_PROVIDED RECORDS:_
+--
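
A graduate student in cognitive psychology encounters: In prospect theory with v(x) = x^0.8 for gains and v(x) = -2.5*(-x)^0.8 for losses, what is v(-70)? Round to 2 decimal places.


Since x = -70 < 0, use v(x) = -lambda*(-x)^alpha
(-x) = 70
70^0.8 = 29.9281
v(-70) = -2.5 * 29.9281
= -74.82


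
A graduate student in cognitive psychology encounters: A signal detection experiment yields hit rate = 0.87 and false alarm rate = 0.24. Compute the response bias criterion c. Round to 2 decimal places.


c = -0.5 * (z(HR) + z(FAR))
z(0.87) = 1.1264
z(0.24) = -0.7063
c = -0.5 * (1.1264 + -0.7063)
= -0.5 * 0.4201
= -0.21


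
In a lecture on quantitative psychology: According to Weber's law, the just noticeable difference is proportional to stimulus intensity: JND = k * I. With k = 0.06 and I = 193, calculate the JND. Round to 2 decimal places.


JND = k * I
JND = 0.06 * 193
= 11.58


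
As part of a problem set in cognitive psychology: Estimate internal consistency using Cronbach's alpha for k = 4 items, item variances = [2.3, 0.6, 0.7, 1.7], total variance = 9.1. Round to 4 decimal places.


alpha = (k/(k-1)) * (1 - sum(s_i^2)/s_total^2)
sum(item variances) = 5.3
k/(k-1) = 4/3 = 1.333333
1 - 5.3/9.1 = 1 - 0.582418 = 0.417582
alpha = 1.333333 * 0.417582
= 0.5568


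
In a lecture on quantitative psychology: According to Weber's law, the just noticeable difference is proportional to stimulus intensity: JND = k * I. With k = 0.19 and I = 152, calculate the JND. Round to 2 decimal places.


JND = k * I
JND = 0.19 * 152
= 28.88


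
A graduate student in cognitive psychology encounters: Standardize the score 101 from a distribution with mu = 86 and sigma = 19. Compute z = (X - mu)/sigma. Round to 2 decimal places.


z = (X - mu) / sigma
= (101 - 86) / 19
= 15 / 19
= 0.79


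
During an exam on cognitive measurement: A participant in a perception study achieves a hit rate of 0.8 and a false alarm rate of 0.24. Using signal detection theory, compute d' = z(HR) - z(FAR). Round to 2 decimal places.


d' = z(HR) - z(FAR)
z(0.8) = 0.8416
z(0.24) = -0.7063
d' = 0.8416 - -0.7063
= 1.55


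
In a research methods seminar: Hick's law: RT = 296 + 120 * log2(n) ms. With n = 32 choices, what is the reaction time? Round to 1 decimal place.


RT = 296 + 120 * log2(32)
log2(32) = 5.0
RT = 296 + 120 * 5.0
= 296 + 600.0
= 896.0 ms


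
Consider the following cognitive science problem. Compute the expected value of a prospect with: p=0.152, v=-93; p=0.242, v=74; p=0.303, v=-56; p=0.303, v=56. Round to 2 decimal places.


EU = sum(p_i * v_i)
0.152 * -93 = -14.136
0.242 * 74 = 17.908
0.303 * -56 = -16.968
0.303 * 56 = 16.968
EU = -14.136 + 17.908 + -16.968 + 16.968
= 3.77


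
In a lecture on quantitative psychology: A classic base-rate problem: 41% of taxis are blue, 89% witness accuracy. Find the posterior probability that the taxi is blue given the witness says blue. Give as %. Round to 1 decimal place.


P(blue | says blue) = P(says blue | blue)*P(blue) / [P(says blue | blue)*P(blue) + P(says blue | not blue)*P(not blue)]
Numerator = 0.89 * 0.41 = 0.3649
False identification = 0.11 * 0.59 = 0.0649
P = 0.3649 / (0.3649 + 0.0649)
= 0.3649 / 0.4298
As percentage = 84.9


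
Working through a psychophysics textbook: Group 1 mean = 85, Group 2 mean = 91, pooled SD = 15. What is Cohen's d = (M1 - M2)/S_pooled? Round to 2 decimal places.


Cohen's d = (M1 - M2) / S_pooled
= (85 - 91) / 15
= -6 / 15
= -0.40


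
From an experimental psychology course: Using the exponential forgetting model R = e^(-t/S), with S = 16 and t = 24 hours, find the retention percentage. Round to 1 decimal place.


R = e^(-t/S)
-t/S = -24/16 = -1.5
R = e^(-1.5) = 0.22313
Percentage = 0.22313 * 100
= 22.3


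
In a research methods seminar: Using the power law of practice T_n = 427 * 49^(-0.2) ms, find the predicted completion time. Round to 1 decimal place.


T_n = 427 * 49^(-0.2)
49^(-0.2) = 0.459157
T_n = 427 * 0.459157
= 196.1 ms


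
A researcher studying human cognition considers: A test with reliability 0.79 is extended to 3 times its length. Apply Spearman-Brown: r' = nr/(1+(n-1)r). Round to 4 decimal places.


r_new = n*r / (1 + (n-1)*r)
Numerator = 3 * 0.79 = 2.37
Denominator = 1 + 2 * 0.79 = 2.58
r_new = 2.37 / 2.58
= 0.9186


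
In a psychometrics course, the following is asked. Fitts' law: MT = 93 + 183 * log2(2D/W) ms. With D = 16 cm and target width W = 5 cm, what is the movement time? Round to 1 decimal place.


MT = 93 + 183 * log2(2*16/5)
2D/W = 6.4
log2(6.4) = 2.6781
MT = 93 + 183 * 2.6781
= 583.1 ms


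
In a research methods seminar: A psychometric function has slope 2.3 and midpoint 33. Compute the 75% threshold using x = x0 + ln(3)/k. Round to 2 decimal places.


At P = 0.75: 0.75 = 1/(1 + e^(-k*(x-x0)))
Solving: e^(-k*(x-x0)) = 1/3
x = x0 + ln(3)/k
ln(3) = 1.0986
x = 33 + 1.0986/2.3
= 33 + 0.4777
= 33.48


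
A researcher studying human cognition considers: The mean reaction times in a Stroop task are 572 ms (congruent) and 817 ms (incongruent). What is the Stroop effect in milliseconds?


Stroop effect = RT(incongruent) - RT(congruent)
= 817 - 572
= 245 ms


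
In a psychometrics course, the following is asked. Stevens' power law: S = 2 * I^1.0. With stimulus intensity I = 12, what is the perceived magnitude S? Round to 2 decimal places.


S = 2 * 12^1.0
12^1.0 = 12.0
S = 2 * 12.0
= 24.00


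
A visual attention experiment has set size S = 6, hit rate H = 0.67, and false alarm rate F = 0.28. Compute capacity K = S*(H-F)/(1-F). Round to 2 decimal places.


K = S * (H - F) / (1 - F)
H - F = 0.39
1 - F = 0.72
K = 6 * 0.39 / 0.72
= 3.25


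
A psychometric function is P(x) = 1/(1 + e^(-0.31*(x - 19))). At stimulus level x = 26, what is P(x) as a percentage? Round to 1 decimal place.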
+--
_TO DO:_
Set down each line exactly as it appears in the data.

_EXPECTED ANSWER:_
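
A graduate student in cognitive psychology encounters: In prospect theory with v(x) = x^0.8 for gains and v(x) = -2.5*(-x)^0.8 for losses, what is v(-70)? Round to 2 decimal places.


Since x = -70 < 0, use v(x) = -lambda*(-x)^alpha
(-x) = 70
70^0.8 = 29.9281
v(-70) = -2.5 * 29.9281
= -74.82


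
A graduate student in cognitive psychology encounters: A signal detection experiment yields hit rate = 0.87 and false alarm rate = 0.24. Compute the response bias criterion c. Round to 2 decimal places.


c = -0.5 * (z(HR) + z(FAR))
z(0.87) = 1.1264
z(0.24) = -0.7063
c = -0.5 * (1.1264 + -0.7063)
= -0.5 * 0.4201
= -0.21


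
In a lecture on quantitative psychology: According to Weber's law, the just noticeable difference is proportional to stimulus intensity: JND = k * I. With k = 0.06 and I = 193, calculate the JND. Round to 2 decimal places.


JND = k * I
JND = 0.06 * 193
= 11.58


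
As part of a problem set in cognitive psychology: Estimate internal consistency using Cronbach's alpha for k = 4 items, item variances = [2.3, 0.6, 0.7, 1.7], total variance = 9.1. Round to 4 decimal places.


alpha = (k/(k-1)) * (1 - sum(s_i^2)/s_total^2)
sum(item variances) = 5.3
k/(k-1) = 4/3 = 1.333333
1 - 5.3/9.1 = 1 - 0.582418 = 0.417582
alpha = 1.333333 * 0.417582
= 0.5568


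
In a lecture on quantitative psychology: According to Weber's law, the just noticeable difference is proportional to stimulus intensity: JND = k * I. With k = 0.19 and I = 152, calculate the JND. Round to 2 decimal places.


JND = k * I
JND = 0.19 * 152
= 28.88


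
A graduate student in cognitive psychology encounters: Standardize the score 101 from a distribution with mu = 86 and sigma = 19. Compute z = (X - mu)/sigma. Round to 2 decimal places.


z = (X - mu) / sigma
= (101 - 86) / 19
= 15 / 19
= 0.79


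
During an exam on cognitive measurement: A participant in a perception study achieves a hit rate of 0.8 and a false alarm rate of 0.24. Using signal detection theory, compute d' = z(HR) - z(FAR). Round to 2 decimal places.


d' = z(HR) - z(FAR)
z(0.8) = 0.8416
z(0.24) = -0.7063
d' = 0.8416 - -0.7063
= 1.55


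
In a research methods seminar: Hick's law: RT = 296 + 120 * log2(n) ms. With n = 32 choices, what is the reaction time? Round to 1 decimal place.


RT = 296 + 120 * log2(32)
log2(32) = 5.0
RT = 296 + 120 * 5.0
= 296 + 600.0
= 896.0 ms


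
Consider the following cognitive science problem. Compute the expected value of a prospect with: p=0.152, v=-93; p=0.242, v=74; p=0.303, v=-56; p=0.303, v=56. Round to 2 decimal places.


EU = sum(p_i * v_i)
0.152 * -93 = -14.136
0.242 * 74 = 17.908
0.303 * -56 = -16.968
0.303 * 56 = 16.968
EU = -14.136 + 17.908 + -16.968 + 16.968
= 3.77


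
In a lecture on quantitative psychology: A classic base-rate problem: 41% of taxis are blue, 89% witness accuracy. Find the posterior probability that the taxi is blue given the witness says blue. Give as %. Round to 1 decimal place.


P(blue | says blue) = P(says blue | blue)*P(blue) / [P(says blue | blue)*P(blue) + P(says blue | not blue)*P(not blue)]
Numerator = 0.89 * 0.41 = 0.3649
False identification = 0.11 * 0.59 = 0.0649
P = 0.3649 / (0.3649 + 0.0649)
= 0.3649 / 0.4298
As percentage = 84.9


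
Working through a psychophysics textbook: Group 1 mean = 85, Group 2 mean = 91, pooled SD = 15. What is Cohen's d = (M1 - M2)/S_pooled? Round to 2 decimal places.


Cohen's d = (M1 - M2) / S_pooled
= (85 - 91) / 15
= -6 / 15
= -0.40


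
From an experimental psychology course: Using the exponential forgetting model R = e^(-t/S), with S = 16 and t = 24 hours, find the retention percentage. Round to 1 decimal place.


R = e^(-t/S)
-t/S = -24/16 = -1.5
R = e^(-1.5) = 0.22313
Percentage = 0.22313 * 100
= 22.3


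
In a research methods seminar: Using the power law of practice T_n = 427 * 49^(-0.2) ms, find the predicted completion time. Round to 1 decimal place.


T_n = 427 * 49^(-0.2)
49^(-0.2) = 0.459157
T_n = 427 * 0.459157
= 196.1 ms


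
A researcher studying human cognition considers: A test with reliability 0.79 is extended to 3 times its length. Apply Spearman-Brown: r' = nr/(1+(n-1)r). Round to 4 decimal places.


r_new = n*r / (1 + (n-1)*r)
Numerator = 3 * 0.79 = 2.37
Denominator = 1 + 2 * 0.79 = 2.58
r_new = 2.37 / 2.58
= 0.9186


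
In a psychometrics course, the following is asked. Fitts' law: MT = 93 + 183 * log2(2D/W) ms. With D = 16 cm and target width W = 5 cm, what is the movement time? Round to 1 decimal place.


MT = 93 + 183 * log2(2*16/5)
2D/W = 6.4
log2(6.4) = 2.6781
MT = 93 + 183 * 2.6781
= 583.1 ms


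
In a research methods seminar: A psychometric function has slope 2.3 and midpoint 33. Compute the 75% threshold using x = x0 + ln(3)/k. Round to 2 decimal places.


At P = 0.75: 0.75 = 1/(1 + e^(-k*(x-x0)))
Solving: e^(-k*(x-x0)) = 1/3
x = x0 + ln(3)/k
ln(3) = 1.0986
x = 33 + 1.0986/2.3
= 33 + 0.4777
= 33.48


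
A researcher studying human cognition considers: The mean reaction times in a Stroop task are 572 ms (congruent) and 817 ms (incongruent). What is the Stroop effect in milliseconds?


Stroop effect = RT(incongruent) - RT(congruent)
= 817 - 572
= 245 ms


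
In a psychometrics course, the following is asked. Stevens' power law: S = 2 * I^1.0. With stimulus intensity I = 12, what is the perceived magnitude S? Round to 2 decimal places.


S = 2 * 12^1.0
12^1.0 = 12.0
S = 2 * 12.0
= 24.00


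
A visual attention experiment has set size S = 6, hit rate H = 0.67, and false alarm rate F = 0.28. Compute capacity K = S*(H-F)/(1-F). Round to 2 decimal places.


K = S * (H - F) / (1 - F)
H - F = 0.39
1 - F = 0.72
K = 6 * 0.39 / 0.72
= 3.25


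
A psychometric function is P(x) = 1/(1 + e^(-0.31*(x - 19))). At stimulus level x = 26, what is P(x) as a percentage? Round to 1 decimal place.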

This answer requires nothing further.